WHAT IS EXPECTED: Nothing but the lines from the one containing "Apply ADMM splitting" through the last line of the data below should be returned, each copied exactly.

START SOURCE INFORMATION

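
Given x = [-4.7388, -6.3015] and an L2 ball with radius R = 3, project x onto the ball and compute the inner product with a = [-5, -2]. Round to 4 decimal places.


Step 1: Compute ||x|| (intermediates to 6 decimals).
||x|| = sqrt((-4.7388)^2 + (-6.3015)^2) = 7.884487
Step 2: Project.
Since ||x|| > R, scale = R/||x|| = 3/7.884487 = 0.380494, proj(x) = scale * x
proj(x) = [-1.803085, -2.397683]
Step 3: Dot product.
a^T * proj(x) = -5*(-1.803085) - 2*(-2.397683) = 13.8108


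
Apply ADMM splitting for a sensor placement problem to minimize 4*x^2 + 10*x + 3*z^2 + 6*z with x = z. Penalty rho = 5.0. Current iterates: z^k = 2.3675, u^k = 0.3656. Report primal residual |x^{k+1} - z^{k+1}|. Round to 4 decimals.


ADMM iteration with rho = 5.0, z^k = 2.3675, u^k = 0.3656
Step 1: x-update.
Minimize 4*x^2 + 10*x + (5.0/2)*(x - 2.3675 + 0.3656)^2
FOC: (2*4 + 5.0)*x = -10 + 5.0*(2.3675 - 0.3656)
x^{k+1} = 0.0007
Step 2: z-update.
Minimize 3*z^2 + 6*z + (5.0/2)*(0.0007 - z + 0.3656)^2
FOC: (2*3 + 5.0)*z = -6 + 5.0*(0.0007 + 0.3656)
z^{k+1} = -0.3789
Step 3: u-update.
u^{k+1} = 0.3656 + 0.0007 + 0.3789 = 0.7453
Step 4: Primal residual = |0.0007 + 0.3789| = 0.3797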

END SOURCE INFORMATION

EXERCISE SOLUTION:
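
Apply ADMM splitting for a sensor placement problem to minimize 4*x^2 + 10*x + 3*z^2 + 6*z with x = z. Penalty rho = 5.0. Current iterates: z^k = 2.3675, u^k = 0.3656. Report primal residual |x^{k+1} - z^{k+1}|. Round to 4 decimals.


ADMM iteration with rho = 5.0, z^k = 2.3675, u^k = 0.3656
Step 1: x-update.
Minimize 4*x^2 + 10*x + (5.0/2)*(x - 2.3675 + 0.3656)^2
FOC: (2*4 + 5.0)*x = -10 + 5.0*(2.3675 - 0.3656)
x^{k+1} = 0.0007
Step 2: z-update.
Minimize 3*z^2 + 6*z + (5.0/2)*(0.0007 - z + 0.3656)^2
FOC: (2*3 + 5.0)*z = -6 + 5.0*(0.0007 + 0.3656)
z^{k+1} = -0.3789
Step 3: u-update.
u^{k+1} = 0.3656 + 0.0007 + 0.3789 = 0.7453
Step 4: Primal residual = |0.0007 + 0.3789| = 0.3797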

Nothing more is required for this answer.